Work to complete:
Count how many lines in the entries below hold the string "predict", and respond with that number only.

..........

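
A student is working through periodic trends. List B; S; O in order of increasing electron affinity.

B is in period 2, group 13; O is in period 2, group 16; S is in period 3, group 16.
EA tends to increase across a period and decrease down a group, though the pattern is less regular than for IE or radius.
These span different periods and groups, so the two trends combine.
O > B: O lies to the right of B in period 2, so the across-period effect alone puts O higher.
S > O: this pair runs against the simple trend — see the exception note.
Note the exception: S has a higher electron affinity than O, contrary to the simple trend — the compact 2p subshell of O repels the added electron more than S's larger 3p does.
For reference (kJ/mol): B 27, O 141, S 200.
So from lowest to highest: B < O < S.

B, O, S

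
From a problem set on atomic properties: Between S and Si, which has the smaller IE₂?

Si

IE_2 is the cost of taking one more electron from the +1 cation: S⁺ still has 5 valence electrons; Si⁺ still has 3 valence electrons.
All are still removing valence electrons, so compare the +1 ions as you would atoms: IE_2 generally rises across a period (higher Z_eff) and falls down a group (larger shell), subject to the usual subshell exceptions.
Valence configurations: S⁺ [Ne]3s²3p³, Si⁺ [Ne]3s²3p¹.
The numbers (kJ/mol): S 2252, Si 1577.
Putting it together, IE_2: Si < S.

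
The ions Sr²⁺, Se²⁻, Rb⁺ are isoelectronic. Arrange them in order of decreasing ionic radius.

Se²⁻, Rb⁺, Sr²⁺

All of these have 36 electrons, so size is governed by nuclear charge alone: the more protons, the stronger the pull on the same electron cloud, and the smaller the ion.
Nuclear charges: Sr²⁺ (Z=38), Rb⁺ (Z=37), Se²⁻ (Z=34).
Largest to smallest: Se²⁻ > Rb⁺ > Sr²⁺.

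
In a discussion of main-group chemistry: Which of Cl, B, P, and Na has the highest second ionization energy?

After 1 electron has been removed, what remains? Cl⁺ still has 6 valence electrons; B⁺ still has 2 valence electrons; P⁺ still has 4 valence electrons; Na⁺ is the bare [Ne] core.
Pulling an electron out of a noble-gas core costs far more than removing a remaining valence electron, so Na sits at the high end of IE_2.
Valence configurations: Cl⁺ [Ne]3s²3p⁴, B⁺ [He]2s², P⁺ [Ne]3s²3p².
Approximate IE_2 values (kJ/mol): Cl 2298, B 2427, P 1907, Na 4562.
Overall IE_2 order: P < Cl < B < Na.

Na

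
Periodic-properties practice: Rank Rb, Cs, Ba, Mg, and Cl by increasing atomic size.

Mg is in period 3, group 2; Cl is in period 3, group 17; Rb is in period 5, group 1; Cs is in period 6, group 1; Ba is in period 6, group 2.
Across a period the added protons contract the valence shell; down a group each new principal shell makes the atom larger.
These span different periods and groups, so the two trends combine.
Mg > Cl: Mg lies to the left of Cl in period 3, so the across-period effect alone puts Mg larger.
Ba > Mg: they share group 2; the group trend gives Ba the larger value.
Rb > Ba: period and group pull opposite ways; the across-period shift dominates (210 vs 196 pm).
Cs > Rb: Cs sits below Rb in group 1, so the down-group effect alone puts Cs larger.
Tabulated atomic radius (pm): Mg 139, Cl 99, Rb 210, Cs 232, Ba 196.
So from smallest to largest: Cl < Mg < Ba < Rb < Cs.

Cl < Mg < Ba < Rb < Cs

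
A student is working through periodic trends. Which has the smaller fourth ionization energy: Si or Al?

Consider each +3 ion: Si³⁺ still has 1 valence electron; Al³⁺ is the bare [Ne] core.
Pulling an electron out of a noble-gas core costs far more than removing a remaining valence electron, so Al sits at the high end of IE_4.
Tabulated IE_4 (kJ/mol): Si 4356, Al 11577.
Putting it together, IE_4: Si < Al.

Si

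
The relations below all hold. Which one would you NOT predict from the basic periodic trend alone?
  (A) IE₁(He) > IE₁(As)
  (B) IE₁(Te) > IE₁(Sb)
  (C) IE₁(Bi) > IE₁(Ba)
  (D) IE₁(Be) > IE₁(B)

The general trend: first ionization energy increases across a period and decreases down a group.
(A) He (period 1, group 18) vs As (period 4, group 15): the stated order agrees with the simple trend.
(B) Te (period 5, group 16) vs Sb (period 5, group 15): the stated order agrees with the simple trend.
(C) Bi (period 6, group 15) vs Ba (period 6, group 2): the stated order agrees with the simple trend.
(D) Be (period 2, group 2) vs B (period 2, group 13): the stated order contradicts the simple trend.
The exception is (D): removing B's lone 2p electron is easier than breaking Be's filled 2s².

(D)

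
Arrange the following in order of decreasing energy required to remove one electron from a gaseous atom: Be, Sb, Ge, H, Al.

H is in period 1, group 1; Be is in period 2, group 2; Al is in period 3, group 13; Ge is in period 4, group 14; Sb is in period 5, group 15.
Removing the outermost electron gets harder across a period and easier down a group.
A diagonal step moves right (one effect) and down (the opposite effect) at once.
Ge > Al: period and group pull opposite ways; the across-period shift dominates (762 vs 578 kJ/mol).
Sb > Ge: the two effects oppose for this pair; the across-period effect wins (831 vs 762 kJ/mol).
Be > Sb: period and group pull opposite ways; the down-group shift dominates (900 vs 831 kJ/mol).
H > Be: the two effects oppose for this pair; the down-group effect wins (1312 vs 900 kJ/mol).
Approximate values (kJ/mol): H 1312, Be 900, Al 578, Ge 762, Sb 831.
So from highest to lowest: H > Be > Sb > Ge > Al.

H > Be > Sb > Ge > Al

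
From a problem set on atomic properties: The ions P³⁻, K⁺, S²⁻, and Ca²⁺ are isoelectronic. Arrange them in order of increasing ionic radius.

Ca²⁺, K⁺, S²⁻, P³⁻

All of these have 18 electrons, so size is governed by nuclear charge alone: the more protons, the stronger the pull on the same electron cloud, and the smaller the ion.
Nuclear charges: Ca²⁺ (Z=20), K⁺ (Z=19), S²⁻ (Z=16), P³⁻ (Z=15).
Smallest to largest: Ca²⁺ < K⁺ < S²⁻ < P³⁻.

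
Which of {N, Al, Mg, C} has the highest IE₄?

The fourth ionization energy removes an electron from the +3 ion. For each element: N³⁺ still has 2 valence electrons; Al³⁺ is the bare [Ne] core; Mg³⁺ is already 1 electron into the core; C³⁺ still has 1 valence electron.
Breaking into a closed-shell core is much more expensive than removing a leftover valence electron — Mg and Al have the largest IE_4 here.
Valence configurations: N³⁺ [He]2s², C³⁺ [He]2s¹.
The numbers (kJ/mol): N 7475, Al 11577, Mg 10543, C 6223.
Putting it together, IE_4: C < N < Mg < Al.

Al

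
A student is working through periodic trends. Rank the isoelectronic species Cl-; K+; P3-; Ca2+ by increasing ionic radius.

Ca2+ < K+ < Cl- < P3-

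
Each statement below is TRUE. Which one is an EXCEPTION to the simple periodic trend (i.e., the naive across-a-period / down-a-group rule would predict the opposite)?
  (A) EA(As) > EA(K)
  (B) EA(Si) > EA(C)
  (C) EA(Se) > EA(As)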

..........

Exercise answer:
2